Work instructions:
Everything from the line containing "total? All indices are 1-based." down to the last line of the entries below must be transcribed exactly, and nothing else.

====== Provided entries ======

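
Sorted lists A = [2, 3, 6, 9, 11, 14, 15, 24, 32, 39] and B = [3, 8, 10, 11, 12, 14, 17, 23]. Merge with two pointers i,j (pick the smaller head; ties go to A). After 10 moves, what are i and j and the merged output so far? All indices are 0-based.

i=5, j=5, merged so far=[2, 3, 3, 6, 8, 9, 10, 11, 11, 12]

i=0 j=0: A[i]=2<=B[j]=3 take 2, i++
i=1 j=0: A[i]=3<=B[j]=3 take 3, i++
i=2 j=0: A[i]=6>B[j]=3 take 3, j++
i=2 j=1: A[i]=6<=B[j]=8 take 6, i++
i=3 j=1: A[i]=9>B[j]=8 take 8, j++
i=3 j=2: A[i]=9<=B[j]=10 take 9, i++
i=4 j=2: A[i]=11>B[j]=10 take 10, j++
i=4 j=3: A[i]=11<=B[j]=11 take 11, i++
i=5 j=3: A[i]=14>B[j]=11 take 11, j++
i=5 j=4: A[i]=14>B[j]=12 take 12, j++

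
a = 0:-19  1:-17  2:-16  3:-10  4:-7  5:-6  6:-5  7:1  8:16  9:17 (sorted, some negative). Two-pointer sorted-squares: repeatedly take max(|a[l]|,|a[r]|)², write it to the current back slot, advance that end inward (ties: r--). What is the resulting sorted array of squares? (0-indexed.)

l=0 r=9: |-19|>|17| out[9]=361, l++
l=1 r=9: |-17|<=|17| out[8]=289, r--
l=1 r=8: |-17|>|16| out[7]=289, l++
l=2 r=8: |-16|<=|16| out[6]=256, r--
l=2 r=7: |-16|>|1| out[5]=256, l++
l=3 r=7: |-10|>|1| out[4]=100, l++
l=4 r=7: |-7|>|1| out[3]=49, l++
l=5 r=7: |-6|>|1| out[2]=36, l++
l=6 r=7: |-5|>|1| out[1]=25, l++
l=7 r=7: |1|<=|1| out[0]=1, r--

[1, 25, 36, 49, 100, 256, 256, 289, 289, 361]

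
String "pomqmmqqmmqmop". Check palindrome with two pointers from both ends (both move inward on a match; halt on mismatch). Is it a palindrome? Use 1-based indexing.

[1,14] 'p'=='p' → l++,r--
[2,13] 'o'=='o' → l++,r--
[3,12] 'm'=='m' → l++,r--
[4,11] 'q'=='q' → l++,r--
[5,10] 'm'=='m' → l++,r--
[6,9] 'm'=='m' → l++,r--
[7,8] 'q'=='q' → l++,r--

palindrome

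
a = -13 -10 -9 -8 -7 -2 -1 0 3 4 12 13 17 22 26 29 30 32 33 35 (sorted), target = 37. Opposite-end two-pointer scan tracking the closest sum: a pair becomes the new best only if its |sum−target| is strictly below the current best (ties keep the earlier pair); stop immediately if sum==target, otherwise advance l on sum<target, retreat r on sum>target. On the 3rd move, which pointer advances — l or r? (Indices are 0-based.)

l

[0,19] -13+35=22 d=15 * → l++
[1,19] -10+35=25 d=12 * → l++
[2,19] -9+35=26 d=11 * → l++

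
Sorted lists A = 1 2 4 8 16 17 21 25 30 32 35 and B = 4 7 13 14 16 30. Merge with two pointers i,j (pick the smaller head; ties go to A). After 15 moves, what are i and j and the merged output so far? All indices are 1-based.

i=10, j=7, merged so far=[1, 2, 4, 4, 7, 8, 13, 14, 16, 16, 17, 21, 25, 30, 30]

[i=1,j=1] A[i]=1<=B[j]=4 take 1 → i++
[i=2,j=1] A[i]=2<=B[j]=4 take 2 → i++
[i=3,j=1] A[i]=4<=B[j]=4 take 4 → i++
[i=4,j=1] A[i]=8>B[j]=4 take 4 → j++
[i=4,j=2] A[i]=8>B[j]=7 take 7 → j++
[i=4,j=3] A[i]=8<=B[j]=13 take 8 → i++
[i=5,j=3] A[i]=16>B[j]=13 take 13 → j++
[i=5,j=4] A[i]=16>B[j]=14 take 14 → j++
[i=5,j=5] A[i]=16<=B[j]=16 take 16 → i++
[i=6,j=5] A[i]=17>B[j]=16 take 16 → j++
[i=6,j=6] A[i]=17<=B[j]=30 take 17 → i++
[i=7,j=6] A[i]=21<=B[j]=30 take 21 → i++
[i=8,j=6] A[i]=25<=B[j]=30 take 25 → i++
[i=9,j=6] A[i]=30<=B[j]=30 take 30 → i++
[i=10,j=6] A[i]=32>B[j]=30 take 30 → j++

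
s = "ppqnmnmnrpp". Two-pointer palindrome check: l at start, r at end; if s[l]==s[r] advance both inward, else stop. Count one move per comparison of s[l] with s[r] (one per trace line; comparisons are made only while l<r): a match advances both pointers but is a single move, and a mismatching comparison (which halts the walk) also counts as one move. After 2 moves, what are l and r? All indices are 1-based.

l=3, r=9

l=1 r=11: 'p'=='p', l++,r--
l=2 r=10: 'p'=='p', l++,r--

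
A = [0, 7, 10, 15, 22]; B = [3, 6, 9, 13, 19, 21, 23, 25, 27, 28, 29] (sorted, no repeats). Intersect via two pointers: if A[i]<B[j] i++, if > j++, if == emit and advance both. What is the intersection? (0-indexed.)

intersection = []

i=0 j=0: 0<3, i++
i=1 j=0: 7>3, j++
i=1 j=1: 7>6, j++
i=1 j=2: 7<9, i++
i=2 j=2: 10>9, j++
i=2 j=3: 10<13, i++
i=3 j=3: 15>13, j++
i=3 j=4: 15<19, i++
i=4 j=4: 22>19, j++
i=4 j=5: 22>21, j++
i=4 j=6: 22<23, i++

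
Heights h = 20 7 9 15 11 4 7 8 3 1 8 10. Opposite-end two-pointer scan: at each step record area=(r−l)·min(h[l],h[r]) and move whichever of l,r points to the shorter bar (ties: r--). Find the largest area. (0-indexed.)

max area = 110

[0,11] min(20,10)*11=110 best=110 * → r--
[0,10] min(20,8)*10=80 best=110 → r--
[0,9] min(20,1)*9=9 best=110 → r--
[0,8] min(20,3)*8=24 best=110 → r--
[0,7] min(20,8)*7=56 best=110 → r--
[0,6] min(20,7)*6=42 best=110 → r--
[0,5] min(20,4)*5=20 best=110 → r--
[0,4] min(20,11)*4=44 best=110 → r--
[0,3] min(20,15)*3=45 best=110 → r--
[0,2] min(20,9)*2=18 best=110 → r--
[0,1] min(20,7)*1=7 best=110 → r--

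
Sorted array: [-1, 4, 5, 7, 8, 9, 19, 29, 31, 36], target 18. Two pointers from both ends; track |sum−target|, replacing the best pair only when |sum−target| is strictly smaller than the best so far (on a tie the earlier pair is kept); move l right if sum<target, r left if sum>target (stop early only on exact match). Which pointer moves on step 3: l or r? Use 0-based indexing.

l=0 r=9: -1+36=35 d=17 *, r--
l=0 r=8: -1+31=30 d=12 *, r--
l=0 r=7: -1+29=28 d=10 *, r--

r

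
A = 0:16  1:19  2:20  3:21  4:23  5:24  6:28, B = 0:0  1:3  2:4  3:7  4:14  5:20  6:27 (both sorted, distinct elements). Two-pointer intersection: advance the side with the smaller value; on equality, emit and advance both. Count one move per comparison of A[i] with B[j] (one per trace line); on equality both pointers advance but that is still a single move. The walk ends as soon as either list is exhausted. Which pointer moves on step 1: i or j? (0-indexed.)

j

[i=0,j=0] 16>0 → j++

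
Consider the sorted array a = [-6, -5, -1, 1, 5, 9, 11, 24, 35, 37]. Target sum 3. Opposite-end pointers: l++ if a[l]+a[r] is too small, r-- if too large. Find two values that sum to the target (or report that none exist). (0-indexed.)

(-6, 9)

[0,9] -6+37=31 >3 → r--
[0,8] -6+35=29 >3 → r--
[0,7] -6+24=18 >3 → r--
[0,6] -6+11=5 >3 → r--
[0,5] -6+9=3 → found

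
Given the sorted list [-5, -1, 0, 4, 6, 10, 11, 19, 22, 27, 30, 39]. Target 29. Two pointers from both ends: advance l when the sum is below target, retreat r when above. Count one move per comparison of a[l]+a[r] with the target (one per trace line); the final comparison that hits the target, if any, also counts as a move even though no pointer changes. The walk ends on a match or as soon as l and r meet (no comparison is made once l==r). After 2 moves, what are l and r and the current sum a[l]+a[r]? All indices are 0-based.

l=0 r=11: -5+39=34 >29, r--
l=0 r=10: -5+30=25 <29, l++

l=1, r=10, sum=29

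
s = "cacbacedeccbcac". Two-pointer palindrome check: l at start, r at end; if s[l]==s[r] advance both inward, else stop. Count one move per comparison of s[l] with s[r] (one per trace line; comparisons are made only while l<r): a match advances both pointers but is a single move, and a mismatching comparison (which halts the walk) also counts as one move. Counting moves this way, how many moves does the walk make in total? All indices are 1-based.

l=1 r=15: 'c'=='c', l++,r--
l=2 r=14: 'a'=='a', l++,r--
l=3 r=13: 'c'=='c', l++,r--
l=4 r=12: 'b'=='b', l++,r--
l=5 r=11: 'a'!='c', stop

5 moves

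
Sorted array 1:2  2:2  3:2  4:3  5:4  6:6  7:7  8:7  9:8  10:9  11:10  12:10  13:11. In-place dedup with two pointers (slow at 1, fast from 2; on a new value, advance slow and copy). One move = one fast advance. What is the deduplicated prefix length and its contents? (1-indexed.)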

======

Response area:
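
s = "cacbacedeccbcac". Two-pointer palindrome check: l at start, r at end; if s[l]==s[r] advance both inward, else stop. Count one move per comparison of s[l] with s[r] (one per trace line; comparisons are made only while l<r): a match advances both pointers but is a single move, and a mismatching comparison (which halts the walk) also counts as one move. Counting moves this way, how many moves does the walk make in total? All indices are 1-based.

l=1 r=15: 'c'=='c', l++,r--
l=2 r=14: 'a'=='a', l++,r--
l=3 r=13: 'c'=='c', l++,r--
l=4 r=12: 'b'=='b', l++,r--
l=5 r=11: 'a'!='c', stop

5 moves

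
Sorted array 1:2  2:2  3:2  4:3  5:4  6:6  7:7  8:7  9:8  10:9  11:10  12:10  13:11. In-place dedup with two pointers (slow at 1, fast from 2; on a new value, advance slow and copy). One move = one fast advance. What is the deduplicated prefix length and its contents? (1-indexed.)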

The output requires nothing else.